Information provided
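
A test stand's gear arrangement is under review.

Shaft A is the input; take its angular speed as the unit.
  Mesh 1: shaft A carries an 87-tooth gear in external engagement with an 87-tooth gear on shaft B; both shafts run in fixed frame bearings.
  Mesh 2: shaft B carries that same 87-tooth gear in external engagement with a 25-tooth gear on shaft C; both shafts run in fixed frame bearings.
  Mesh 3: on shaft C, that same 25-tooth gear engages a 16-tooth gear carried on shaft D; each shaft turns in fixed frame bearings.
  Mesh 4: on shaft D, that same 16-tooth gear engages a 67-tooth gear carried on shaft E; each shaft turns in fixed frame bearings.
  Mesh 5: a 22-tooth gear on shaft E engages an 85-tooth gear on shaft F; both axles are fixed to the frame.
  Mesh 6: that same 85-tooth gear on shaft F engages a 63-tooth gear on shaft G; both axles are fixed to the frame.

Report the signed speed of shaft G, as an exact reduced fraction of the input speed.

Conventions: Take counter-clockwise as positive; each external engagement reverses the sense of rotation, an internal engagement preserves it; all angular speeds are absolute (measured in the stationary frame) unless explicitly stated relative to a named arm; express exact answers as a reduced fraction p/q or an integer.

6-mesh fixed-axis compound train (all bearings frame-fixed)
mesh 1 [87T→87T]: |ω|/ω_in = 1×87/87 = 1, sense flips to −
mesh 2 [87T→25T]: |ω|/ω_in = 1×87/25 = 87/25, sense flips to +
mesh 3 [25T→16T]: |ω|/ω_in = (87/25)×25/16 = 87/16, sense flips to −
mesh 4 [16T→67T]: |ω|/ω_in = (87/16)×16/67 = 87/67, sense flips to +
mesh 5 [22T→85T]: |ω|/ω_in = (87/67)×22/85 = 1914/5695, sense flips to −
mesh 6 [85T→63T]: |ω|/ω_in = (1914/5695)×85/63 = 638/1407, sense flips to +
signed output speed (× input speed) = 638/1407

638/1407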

Action item
Extract exactly and only the lines above from the line containing "Mesh 6: that" through the line containing "Report the signed", both end lines included.

Answer below
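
  Mesh 6: that same 85-tooth gear on shaft F engages a 63-tooth gear on shaft G; both axles are fixed to the frame.

Report the signed speed of shaft G, as an exact reduced fraction of the input speed.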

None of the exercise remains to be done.